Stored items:
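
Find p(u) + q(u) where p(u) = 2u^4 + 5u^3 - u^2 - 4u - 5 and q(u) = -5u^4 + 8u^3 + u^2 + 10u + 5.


Align terms by degree and add:
  2u^4 + 5u^3 - u^2 - 4u - 5
  -5u^4 + 8u^3 + u^2 + 10u + 5
= -3u^4 + 13u^3 + 6u


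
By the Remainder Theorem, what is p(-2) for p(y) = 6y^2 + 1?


By the Remainder Theorem, the remainder equals p(-2):
  6*(-2)^2 = 24
  0*(-2)^1 = 0
  constant: 1
Sum: 24 + 0 + 1 = 25


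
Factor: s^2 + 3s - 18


Roots satisfy r1 + r2 = -b/a = -3 and r1*r2 = c/a = -18.
So r1 = -6, r2 = 3.
s^2 + 3s - 18 = (s - r1)(s - r2) = (s + 6)(s - 3)


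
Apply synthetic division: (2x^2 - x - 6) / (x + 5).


Synthetic division with c = -5. Coefficients: 2, -1, -6
Bring down 2.
  2 * -5 = -10; -10 - 1 = -11
  -11 * -5 = 55; 55 - 6 = 49
Quotient: 2x - 11, Remainder: 49


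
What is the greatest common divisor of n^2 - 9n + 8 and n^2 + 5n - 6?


Factor each:
  n^2 - 9n + 8 = (n - 1)(n - 8)
  n^2 + 5n - 6 = (n - 1)(n + 6)
Common monic factor: n - 1


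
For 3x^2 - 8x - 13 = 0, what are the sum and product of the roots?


For ax^2+bx+c=0: sum = -b/a, product = c/a.
a=3, b=-8, c=-13
Sum = -(-8)/3 = 8/3
Product = (-13)/3 = -13/3


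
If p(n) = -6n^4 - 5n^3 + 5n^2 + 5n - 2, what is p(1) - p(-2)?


p(1) = -3
p(-2) = -48
p(1) - p(-2) = -3 + 48 = 45


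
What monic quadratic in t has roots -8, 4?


p(t) = (t + 8)(t - 4)
Expand: t^2 + 4t - 32


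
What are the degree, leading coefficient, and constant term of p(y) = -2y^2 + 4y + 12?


Highest power of y is 2, with coefficient -2. Constant term is 12.
Degree = 2, leading coefficient = -2, constant term = 12


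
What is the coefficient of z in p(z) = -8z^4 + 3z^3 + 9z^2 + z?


Read off the coefficient of z: 1


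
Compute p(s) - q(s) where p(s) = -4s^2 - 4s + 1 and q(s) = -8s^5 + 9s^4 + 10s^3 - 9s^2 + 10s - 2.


Distribute the minus sign:
  (-4s^2 - 4s + 1)
- (-8s^5 + 9s^4 + 10s^3 - 9s^2 + 10s - 2)
Negate second polynomial: 8s^5 - 9s^4 - 10s^3 + 9s^2 - 10s + 2
Add: 8s^5 - 9s^4 - 10s^3 + 5s^2 - 14s + 3


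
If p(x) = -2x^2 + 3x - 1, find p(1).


Using direct substitution:
  -2 * (1)^2 = -2
  3 * (1)^1 = 3
  constant: -1
Sum = -2 + 3 - 1 = 0


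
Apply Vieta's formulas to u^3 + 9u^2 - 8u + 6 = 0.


Monic cubic u^3+bu^2+cu+d=0: sum=-b, pairwise sum=c, product=-d.
b=9, c=-8, d=6
r1+r2+r3 = -9
r1r2+r1r3+r2r3 = -8
r1r2r3 = -6


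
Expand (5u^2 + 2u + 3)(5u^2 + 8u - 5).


Distribute each term of the first polynomial:
  (5u^2)(5u^2 + 8u - 5) = 25u^4 + 40u^3 - 25u^2
  (2u)(5u^2 + 8u - 5) = 10u^3 + 16u^2 - 10u
  (3)(5u^2 + 8u - 5) = 15u^2 + 24u - 15
Sum: 25u^4 + 50u^3 + 6u^2 + 14u - 15


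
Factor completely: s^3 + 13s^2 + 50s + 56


Try integer roots (divisors of 56). s=-4: p(-4)=0.
Divide out (s + 4): quotient is s^2 + 9s + 14.
Factor the quadratic: (s + 7)(s + 2)
Result: (s + 4)(s + 7)(s + 2)


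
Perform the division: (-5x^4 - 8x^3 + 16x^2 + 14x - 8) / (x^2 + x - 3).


(-5x^4 - 8x^3 + 16x^2 + 14x - 8) / (x^2 + x - 3)
Step 1: -5x^2 * (x^2 + x - 3) = -5x^4 - 5x^3 + 15x^2; subtract.
Step 2: -3x * (x^2 + x - 3) = -3x^3 - 3x^2 + 9x; subtract.
Step 3: 4 * (x^2 + x - 3) = 4x^2 + 4x - 12; subtract.
Quotient: -5x^2 - 3x + 4, Remainder: x + 4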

What to work on
Output exactly the lines from the one containing "Apply Vieta's formulas" through the last line of the entries, both ends included.

Completed task
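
Apply Vieta's formulas to u^3 + 9u^2 - 8u + 6 = 0.


Monic cubic u^3+bu^2+cu+d=0: sum=-b, pairwise sum=c, product=-d.
b=9, c=-8, d=6
r1+r2+r3 = -9
r1r2+r1r3+r2r3 = -8
r1r2r3 = -6


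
Expand (5u^2 + 2u + 3)(5u^2 + 8u - 5).


Distribute each term of the first polynomial:
  (5u^2)(5u^2 + 8u - 5) = 25u^4 + 40u^3 - 25u^2
  (2u)(5u^2 + 8u - 5) = 10u^3 + 16u^2 - 10u
  (3)(5u^2 + 8u - 5) = 15u^2 + 24u - 15
Sum: 25u^4 + 50u^3 + 6u^2 + 14u - 15


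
Factor completely: s^3 + 13s^2 + 50s + 56


Try integer roots (divisors of 56). s=-4: p(-4)=0.
Divide out (s + 4): quotient is s^2 + 9s + 14.
Factor the quadratic: (s + 7)(s + 2)
Result: (s + 4)(s + 7)(s + 2)


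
Perform the division: (-5x^4 - 8x^3 + 16x^2 + 14x - 8) / (x^2 + x - 3).


(-5x^4 - 8x^3 + 16x^2 + 14x - 8) / (x^2 + x - 3)
Step 1: -5x^2 * (x^2 + x - 3) = -5x^4 - 5x^3 + 15x^2; subtract.
Step 2: -3x * (x^2 + x - 3) = -3x^3 - 3x^2 + 9x; subtract.
Step 3: 4 * (x^2 + x - 3) = 4x^2 + 4x - 12; subtract.
Quotient: -5x^2 - 3x + 4, Remainder: x + 4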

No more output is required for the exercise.